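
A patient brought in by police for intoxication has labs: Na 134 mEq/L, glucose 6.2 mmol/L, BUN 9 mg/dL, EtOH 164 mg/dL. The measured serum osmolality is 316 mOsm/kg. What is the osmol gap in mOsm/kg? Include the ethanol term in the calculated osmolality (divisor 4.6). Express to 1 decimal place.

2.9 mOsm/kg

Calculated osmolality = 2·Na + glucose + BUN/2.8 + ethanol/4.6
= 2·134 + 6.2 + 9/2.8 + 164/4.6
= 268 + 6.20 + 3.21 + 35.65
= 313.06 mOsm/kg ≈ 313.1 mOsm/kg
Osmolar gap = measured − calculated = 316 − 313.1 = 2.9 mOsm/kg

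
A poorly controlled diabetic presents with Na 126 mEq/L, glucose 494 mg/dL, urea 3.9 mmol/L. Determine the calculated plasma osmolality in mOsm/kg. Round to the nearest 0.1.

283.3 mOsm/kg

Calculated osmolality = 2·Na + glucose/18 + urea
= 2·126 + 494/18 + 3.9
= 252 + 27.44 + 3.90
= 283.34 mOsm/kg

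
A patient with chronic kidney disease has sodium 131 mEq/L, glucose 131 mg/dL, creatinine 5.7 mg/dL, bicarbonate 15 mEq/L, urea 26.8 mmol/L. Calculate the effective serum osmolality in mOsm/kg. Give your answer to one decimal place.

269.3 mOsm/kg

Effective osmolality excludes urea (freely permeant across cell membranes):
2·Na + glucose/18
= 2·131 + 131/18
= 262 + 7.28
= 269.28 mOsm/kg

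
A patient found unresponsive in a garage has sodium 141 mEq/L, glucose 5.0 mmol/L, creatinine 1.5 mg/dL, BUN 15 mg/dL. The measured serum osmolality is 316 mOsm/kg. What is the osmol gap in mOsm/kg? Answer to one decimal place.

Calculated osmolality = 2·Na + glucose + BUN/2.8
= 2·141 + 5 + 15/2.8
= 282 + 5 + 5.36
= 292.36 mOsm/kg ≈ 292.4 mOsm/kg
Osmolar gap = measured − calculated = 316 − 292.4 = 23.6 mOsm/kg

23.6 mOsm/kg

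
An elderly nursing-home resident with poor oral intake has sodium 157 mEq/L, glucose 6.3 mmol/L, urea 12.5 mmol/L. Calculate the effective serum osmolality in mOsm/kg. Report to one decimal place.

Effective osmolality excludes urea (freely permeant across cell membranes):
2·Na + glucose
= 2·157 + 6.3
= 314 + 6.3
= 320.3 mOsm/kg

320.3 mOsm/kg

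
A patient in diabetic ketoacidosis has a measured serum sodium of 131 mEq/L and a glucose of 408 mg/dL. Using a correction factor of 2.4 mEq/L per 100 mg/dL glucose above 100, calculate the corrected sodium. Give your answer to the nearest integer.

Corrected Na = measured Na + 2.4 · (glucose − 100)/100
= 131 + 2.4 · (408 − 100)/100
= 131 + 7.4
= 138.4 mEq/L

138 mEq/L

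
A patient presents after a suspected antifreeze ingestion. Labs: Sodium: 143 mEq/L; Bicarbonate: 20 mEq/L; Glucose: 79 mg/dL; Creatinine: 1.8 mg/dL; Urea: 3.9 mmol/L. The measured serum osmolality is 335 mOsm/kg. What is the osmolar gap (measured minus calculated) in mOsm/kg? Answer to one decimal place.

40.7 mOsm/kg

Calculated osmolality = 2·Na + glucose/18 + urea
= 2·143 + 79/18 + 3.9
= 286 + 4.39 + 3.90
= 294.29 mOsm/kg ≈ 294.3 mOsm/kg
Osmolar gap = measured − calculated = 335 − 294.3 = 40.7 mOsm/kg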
● ● ●
Take the line that contains "A patient presents" and every line after it in the material above. Set those lines down exactly and nothing more.

**Answer space:**
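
A patient presents after a suspected antifreeze ingestion. Labs: Sodium: 143 mEq/L; Bicarbonate: 20 mEq/L; Glucose: 79 mg/dL; Creatinine: 1.8 mg/dL; Urea: 3.9 mmol/L. The measured serum osmolality is 335 mOsm/kg. What is the osmolar gap (measured minus calculated) in mOsm/kg? Answer to one decimal place.

40.7 mOsm/kg

Calculated osmolality = 2·Na + glucose/18 + urea
= 2·143 + 79/18 + 3.9
= 286 + 4.39 + 3.90
= 294.29 mOsm/kg ≈ 294.3 mOsm/kg
Osmolar gap = measured − calculated = 335 − 294.3 = 40.7 mOsm/kg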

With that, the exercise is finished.